• [What you have to do]:
Print, unchanged, the line containing "Find the critical" along with all lines that follow it to the end of the listing.

+---+

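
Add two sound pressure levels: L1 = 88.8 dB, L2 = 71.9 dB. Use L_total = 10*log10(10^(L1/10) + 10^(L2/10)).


10^(88.8/10) = 7.58578e+08
10^(71.9/10) = 1.54882e+07
Sum = 7.58578e+08 + 1.54882e+07 = 7.74066e+08
L_total = 10*log10(7.74066e+08) = 88.888 dB


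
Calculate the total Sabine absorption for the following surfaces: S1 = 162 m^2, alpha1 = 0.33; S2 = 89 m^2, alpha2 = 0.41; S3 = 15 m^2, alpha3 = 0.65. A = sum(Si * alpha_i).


162 * 0.33 = 53.46
89 * 0.41 = 36.49
15 * 0.65 = 9.75
A_total = 53.46 + 36.49 + 9.75 = 99.7 m^2


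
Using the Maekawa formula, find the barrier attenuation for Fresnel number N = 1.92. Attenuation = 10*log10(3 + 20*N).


3 + 20*N = 3 + 20*1.92 = 41.4
Att = 10*log10(41.4) = 16.17 dB


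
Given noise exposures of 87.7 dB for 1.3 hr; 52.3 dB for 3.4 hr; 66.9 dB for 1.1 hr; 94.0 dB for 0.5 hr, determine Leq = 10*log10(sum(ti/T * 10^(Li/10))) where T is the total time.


T_total = 1.3 + 3.4 + 1.1 + 0.5 = 6.3 hr
(1.3/6.3) * 10^(87.7/10) = 1.21507e+08
(3.4/6.3) * 10^(52.3/10) = 91651.2
(1.1/6.3) * 10^(66.9/10) = 855169
(0.5/6.3) * 10^(94.0/10) = 1.99356e+08
Sum = 1.21507e+08 + 91651.2 + 855169 + 1.99356e+08 = 3.2181e+08
Leq = 10*log10(3.2181e+08) = 85.076 dB


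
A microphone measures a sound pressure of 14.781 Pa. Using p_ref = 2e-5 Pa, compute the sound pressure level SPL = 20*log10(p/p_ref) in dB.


p / p_ref = 14.781 / 2e-5 = 739050
SPL = 20 * log10(739050) = 117.37 dB


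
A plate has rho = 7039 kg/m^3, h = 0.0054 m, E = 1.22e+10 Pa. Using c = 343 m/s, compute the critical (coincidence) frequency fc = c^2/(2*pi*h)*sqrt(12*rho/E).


12*rho/E = 12*7039/1.22e+10 = 6.92361e-06
sqrt(12*rho/E) = sqrt(6.92361e-06) = 0.00263128
c^2/(2*pi*h) = 343^2/(2*pi*0.0054) = 3.46749e+06
fc = 3.46749e+06 * 0.00263128 = 9123.9 Hz


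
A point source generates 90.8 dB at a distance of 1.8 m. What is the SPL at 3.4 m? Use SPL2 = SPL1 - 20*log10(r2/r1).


r2/r1 = 3.4/1.8 = 1.88889
Correction = 20*log10(1.88889) = 5.52413 dB
SPL2 = 90.8 - 5.52413 = 85.276 dB


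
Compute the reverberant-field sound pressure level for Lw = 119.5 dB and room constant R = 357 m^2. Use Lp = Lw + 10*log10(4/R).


4/R = 4/357 = 0.0112045
Lp = 119.5 + 10*log10(0.0112045) = 99.994 dB


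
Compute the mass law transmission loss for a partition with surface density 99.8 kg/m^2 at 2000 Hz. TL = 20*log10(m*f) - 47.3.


m * f = 99.8 * 2000 = 199600
20*log10(199600) = 106.003 dB
TL = 106.003 - 47.3 = 58.703 dB


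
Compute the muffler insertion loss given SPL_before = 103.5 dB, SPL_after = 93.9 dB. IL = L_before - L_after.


Insertion loss = SPL without muffler - SPL with muffler
IL = 103.5 - 93.9 = 9.6 dB


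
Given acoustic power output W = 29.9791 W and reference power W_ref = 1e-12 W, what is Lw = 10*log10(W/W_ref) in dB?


W / W_ref = 29.9791 / 1e-12 = 2.99791e+13
Lw = 10 * log10(2.99791e+13) = 134.77 dB


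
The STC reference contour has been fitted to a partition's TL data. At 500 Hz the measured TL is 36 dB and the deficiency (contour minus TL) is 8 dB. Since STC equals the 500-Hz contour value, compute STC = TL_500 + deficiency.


By ASTM E413, STC = value of the fitted reference contour at 500 Hz.
Contour value at 500 Hz = TL_500 + deficiency = 36 + 8 = 44
STC = 44


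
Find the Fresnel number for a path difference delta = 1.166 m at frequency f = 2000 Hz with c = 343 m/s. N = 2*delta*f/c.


N = 2*delta*f/c = 2*delta/lambda, where lambda = c/f
lambda = 343 / 2000 = 0.1715 m
N = 2 * 1.166 / 0.1715 = 13.598


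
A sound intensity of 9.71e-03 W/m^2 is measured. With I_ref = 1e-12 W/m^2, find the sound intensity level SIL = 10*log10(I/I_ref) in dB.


I / I_ref = 9.71e-03 / 1e-12 = 9.71e+09
SIL = 10 * log10(9.71e+09) = 99.872 dB


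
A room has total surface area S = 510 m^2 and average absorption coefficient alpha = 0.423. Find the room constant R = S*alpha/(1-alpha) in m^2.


R = 510 * 0.423 / (1 - 0.423) = 373.88 m^2


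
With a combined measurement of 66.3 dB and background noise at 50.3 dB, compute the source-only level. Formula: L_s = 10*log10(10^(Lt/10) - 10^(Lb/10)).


10^(66.3/10) = 4.2658e+06
10^(50.3/10) = 107152
Difference = 4.2658e+06 - 107152 = 4.15865e+06
L_source = 10*log10(4.15865e+06) = 66.19 dB


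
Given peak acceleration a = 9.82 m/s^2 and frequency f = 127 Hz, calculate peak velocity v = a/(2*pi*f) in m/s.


omega = 2*pi*f = 2*pi*127 = 797.965 rad/s
v = a / omega = 9.82 / 797.965 = 0.012306 m/s


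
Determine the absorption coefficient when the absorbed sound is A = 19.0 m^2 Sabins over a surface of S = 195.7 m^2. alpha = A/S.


Absorption coefficient = absorbed power / incident power
alpha = A / S = 19.0 / 195.7 = 0.097087


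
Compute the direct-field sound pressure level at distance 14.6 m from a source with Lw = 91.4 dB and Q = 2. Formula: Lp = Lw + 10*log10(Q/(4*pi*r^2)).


4*pi*r^2 = 4*pi*14.6^2 = 2678.65 m^2
Q / (4*pi*r^2) = 2 / 2678.65 = 0.000746645
Lp = 91.4 + 10*log10(0.000746645) = 60.131 dB


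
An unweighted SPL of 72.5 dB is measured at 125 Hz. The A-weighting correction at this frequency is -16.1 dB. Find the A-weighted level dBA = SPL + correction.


A-weighting table: 125 Hz -> -16.1 dB correction
SPL_A = SPL + correction = 72.5 + (-16.1) = 56.4 dBA


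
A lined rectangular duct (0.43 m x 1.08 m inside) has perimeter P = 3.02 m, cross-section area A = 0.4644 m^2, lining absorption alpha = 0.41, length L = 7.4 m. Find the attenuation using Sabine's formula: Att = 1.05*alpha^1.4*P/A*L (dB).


alpha^1.4 = 0.41^1.4 = 0.28701
Attenuation rate = 1.05 * alpha^1.4 * P / A
= 1.05 * 0.28701 * 3.02 / 0.4644 = 1.95975 dB/m
Total Att = 1.95975 * 7.4 = 14.502 dB


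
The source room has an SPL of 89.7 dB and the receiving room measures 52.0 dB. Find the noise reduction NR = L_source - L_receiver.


NR = L_source - L_receiver (difference between source and receiving room levels)
NR = 89.7 - 52.0 = 37.7 dB


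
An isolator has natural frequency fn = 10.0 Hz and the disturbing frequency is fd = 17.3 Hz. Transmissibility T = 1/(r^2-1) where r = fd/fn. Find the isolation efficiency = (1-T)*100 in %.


r = 17.3 / 10.0 = 1.73
r^2 - 1 = 1.73^2 - 1 = 1.9929
T = 1/1.9929 = 0.501781
Efficiency = (1 - 0.501781)*100 = 49.822 %


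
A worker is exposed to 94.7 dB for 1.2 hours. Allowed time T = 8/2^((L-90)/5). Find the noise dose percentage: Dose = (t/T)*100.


T_allowed = 8 / 2^((94.7 - 90)/5) = 4.16986 hr
Dose = 1.2 / 4.16986 * 100 = 28.778 %


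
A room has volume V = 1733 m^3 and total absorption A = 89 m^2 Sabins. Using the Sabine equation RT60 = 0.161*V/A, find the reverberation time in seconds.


RT60 = 0.161 * 1733 / 89 = 3.135 s


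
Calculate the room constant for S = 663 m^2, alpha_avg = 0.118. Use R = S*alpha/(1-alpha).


R = 663 * 0.118 / (1 - 0.118) = 88.701 m^2


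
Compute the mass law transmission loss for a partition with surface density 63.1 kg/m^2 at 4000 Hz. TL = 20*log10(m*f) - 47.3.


m * f = 63.1 * 4000 = 252400
20*log10(252400) = 108.042 dB
TL = 108.042 - 47.3 = 60.742 dB


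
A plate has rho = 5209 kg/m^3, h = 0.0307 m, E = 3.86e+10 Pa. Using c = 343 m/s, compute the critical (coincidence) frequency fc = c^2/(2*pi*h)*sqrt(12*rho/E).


12*rho/E = 12*5209/3.86e+10 = 1.61938e-06
sqrt(12*rho/E) = sqrt(1.61938e-06) = 0.00127255
c^2/(2*pi*h) = 343^2/(2*pi*0.0307) = 609916
fc = 609916 * 0.00127255 = 776.15 Hz


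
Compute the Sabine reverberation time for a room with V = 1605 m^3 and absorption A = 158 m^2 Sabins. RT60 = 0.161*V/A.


RT60 = 0.161 * 1605 / 158 = 1.6355 s


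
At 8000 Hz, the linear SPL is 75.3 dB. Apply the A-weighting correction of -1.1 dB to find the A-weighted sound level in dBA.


A-weighting table: 8000 Hz -> -1.1 dB correction
SPL_A = SPL + correction = 75.3 + (-1.1) = 74.2 dBA


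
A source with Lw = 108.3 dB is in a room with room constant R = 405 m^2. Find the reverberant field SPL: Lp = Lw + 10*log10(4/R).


4/R = 4/405 = 0.00987654
Lp = 108.3 + 10*log10(0.00987654) = 88.246 dB


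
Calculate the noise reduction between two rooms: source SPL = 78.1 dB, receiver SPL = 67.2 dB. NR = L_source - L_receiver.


NR = L_source - L_receiver (difference between source and receiving room levels)
NR = 78.1 - 67.2 = 10.9 dB


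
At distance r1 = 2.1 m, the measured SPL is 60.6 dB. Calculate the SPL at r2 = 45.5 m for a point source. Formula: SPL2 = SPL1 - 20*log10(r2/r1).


r2/r1 = 45.5/2.1 = 21.6667
Correction = 20*log10(21.6667) = 26.7159 dB
SPL2 = 60.6 - 26.7159 = 33.884 dB


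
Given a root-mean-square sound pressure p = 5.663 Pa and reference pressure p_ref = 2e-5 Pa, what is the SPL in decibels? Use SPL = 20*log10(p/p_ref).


p / p_ref = 5.663 / 2e-5 = 283150
SPL = 20 * log10(283150) = 109.04 dB


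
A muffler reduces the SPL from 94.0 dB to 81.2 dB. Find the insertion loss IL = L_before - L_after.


Insertion loss = SPL without muffler - SPL with muffler
IL = 94.0 - 81.2 = 12.8 dB


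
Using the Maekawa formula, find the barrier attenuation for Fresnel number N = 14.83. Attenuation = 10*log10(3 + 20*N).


3 + 20*N = 3 + 20*14.83 = 299.6
Att = 10*log10(299.6) = 24.765 dB


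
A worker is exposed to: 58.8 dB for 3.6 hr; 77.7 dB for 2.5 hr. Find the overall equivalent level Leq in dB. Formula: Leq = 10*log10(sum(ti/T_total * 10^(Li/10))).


T_total = 3.6 + 2.5 = 6.1 hr
(3.6/6.1) * 10^(58.8/10) = 447685
(2.5/6.1) * 10^(77.7/10) = 2.41329e+07
Sum = 447685 + 2.41329e+07 = 2.45806e+07
Leq = 10*log10(2.45806e+07) = 73.906 dB


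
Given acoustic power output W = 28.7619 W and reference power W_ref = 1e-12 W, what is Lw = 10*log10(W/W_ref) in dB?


W / W_ref = 28.7619 / 1e-12 = 2.87619e+13
Lw = 10 * log10(2.87619e+13) = 134.59 dB


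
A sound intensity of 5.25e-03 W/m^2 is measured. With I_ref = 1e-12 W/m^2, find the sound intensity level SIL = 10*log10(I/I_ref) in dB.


I / I_ref = 5.25e-03 / 1e-12 = 5.25e+09
SIL = 10 * log10(5.25e+09) = 97.202 dB


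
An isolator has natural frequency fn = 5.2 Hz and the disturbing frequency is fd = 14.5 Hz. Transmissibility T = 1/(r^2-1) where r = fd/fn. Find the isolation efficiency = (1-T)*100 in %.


r = 14.5 / 5.2 = 2.78846
r^2 - 1 = 2.78846^2 - 1 = 6.77551
T = 1/6.77551 = 0.14759
Efficiency = (1 - 0.14759)*100 = 85.241 %


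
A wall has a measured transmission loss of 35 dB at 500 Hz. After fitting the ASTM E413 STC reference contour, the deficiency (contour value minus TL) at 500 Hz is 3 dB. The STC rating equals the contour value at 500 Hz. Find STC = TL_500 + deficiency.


By ASTM E413, STC = value of the fitted reference contour at 500 Hz.
Contour value at 500 Hz = TL_500 + deficiency = 35 + 3 = 38
STC = 38


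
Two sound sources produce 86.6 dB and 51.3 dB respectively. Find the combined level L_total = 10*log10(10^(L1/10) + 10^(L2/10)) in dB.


10^(86.6/10) = 4.57088e+08
10^(51.3/10) = 134896
Sum = 4.57088e+08 + 134896 = 4.57223e+08
L_total = 10*log10(4.57223e+08) = 86.601 dB


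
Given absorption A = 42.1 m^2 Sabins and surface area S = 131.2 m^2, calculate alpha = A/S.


Absorption coefficient = absorbed power / incident power
alpha = A / S = 42.1 / 131.2 = 0.32088


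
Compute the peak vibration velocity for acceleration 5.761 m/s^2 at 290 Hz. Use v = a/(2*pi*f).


omega = 2*pi*f = 2*pi*290 = 1822.12 rad/s
v = a / omega = 5.761 / 1822.12 = 0.0031617 m/s


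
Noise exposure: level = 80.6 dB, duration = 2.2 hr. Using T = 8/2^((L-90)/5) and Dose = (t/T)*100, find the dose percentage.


T_allowed = 8 / 2^((80.6 - 90)/5) = 29.446 hr
Dose = 2.2 / 29.446 * 100 = 7.4713 %


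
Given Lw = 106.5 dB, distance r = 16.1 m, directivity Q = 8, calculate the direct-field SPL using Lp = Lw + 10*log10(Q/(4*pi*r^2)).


4*pi*r^2 = 4*pi*16.1^2 = 3257.33 m^2
Q / (4*pi*r^2) = 8 / 3257.33 = 0.002456
Lp = 106.5 + 10*log10(0.002456) = 80.402 dB


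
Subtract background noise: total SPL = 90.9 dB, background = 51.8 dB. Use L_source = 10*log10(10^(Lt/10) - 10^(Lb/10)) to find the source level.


10^(90.9/10) = 1.23027e+09
10^(51.8/10) = 151356
Difference = 1.23027e+09 - 151356 = 1.23012e+09
L_source = 10*log10(1.23012e+09) = 90.899 dB


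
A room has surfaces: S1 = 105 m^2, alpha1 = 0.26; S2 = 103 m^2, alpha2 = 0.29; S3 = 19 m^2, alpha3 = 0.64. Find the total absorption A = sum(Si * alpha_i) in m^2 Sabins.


105 * 0.26 = 27.3
103 * 0.29 = 29.87
19 * 0.64 = 12.16
A_total = 27.3 + 29.87 + 12.16 = 69.33 m^2


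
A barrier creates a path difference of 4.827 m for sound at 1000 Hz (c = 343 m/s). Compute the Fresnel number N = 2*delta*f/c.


N = 2*delta*f/c = 2*delta/lambda, where lambda = c/f
lambda = 343 / 1000 = 0.343 m
N = 2 * 4.827 / 0.343 = 28.146


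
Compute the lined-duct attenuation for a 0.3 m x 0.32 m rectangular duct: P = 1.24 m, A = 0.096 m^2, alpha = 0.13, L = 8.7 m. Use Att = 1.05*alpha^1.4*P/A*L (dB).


alpha^1.4 = 0.13^1.4 = 0.0574805
Attenuation rate = 1.05 * alpha^1.4 * P / A
= 1.05 * 0.0574805 * 1.24 / 0.096 = 0.779579 dB/m
Total Att = 0.779579 * 8.7 = 6.7823 dB


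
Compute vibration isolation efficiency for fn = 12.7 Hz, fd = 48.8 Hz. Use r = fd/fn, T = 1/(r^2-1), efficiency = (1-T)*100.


r = 48.8 / 12.7 = 3.84252
r^2 - 1 = 3.84252^2 - 1 = 13.765
T = 1/13.765 = 0.072648
Efficiency = (1 - 0.072648)*100 = 92.735 %


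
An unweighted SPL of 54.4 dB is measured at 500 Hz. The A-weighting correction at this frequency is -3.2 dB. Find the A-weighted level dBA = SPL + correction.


A-weighting table: 500 Hz -> -3.2 dB correction
SPL_A = SPL + correction = 54.4 + (-3.2) = 51.2 dBA


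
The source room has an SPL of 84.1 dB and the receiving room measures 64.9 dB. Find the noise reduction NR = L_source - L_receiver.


NR = L_source - L_receiver (difference between source and receiving room levels)
NR = 84.1 - 64.9 = 19.2 dB


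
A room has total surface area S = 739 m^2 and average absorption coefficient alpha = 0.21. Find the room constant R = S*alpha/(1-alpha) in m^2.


R = 739 * 0.21 / (1 - 0.21) = 196.44 m^2


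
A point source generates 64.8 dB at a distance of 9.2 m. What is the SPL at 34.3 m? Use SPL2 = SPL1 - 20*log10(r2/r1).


r2/r1 = 34.3/9.2 = 3.72826
Correction = 20*log10(3.72826) = 11.4301 dB
SPL2 = 64.8 - 11.4301 = 53.37 dB


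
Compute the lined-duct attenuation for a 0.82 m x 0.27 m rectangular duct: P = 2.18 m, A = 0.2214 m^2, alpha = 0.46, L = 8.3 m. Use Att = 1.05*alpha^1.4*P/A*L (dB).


alpha^1.4 = 0.46^1.4 = 0.337179
Attenuation rate = 1.05 * alpha^1.4 * P / A
= 1.05 * 0.337179 * 2.18 / 0.2214 = 3.48601 dB/m
Total Att = 3.48601 * 8.3 = 28.934 dB


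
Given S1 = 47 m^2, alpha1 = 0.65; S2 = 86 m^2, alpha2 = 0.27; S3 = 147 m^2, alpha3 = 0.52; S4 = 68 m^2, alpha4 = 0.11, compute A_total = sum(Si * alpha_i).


47 * 0.65 = 30.55
86 * 0.27 = 23.22
147 * 0.52 = 76.44
68 * 0.11 = 7.48
A_total = 30.55 + 23.22 + 76.44 + 7.48 = 137.69 m^2


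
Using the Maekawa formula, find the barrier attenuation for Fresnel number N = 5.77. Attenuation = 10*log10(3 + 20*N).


3 + 20*N = 3 + 20*5.77 = 118.4
Att = 10*log10(118.4) = 20.734 dB


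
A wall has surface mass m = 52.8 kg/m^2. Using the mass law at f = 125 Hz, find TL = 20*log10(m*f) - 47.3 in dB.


m * f = 52.8 * 125 = 6600
20*log10(6600) = 76.3909 dB
TL = 76.3909 - 47.3 = 29.091 dB


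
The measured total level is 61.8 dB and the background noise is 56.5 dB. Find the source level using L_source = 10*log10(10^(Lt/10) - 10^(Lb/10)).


10^(61.8/10) = 1.51356e+06
10^(56.5/10) = 446684
Difference = 1.51356e+06 - 446684 = 1.06688e+06
L_source = 10*log10(1.06688e+06) = 60.281 dB


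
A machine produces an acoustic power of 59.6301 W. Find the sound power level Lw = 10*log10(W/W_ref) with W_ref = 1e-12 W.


W / W_ref = 59.6301 / 1e-12 = 5.96301e+13
Lw = 10 * log10(5.96301e+13) = 137.75 dB


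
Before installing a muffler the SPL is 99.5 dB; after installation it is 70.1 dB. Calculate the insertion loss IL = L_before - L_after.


Insertion loss = SPL without muffler - SPL with muffler
IL = 99.5 - 70.1 = 29.4 dB


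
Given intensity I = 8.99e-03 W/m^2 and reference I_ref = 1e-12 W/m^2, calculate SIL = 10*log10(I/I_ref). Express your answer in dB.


I / I_ref = 8.99e-03 / 1e-12 = 8.99e+09
SIL = 10 * log10(8.99e+09) = 99.538 dB


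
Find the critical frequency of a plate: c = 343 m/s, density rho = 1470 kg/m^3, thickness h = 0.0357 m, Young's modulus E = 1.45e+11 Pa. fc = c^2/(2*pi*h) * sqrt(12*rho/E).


12*rho/E = 12*1470/1.45e+11 = 1.21655e-07
sqrt(12*rho/E) = sqrt(1.21655e-07) = 0.000348791
c^2/(2*pi*h) = 343^2/(2*pi*0.0357) = 524494
fc = 524494 * 0.000348791 = 182.94 Hz


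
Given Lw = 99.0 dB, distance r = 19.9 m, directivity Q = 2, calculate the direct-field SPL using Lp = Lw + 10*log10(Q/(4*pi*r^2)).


4*pi*r^2 = 4*pi*19.9^2 = 4976.41 m^2
Q / (4*pi*r^2) = 2 / 4976.41 = 0.000401896
Lp = 99.0 + 10*log10(0.000401896) = 65.041 dB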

+---+

• [Solution to this problem]:
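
Find the critical frequency of a plate: c = 343 m/s, density rho = 1470 kg/m^3, thickness h = 0.0357 m, Young's modulus E = 1.45e+11 Pa. fc = c^2/(2*pi*h) * sqrt(12*rho/E).


12*rho/E = 12*1470/1.45e+11 = 1.21655e-07
sqrt(12*rho/E) = sqrt(1.21655e-07) = 0.000348791
c^2/(2*pi*h) = 343^2/(2*pi*0.0357) = 524494
fc = 524494 * 0.000348791 = 182.94 Hz


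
Given Lw = 99.0 dB, distance r = 19.9 m, directivity Q = 2, calculate the direct-field SPL using Lp = Lw + 10*log10(Q/(4*pi*r^2)).


4*pi*r^2 = 4*pi*19.9^2 = 4976.41 m^2
Q / (4*pi*r^2) = 2 / 4976.41 = 0.000401896
Lp = 99.0 + 10*log10(0.000401896) = 65.041 dB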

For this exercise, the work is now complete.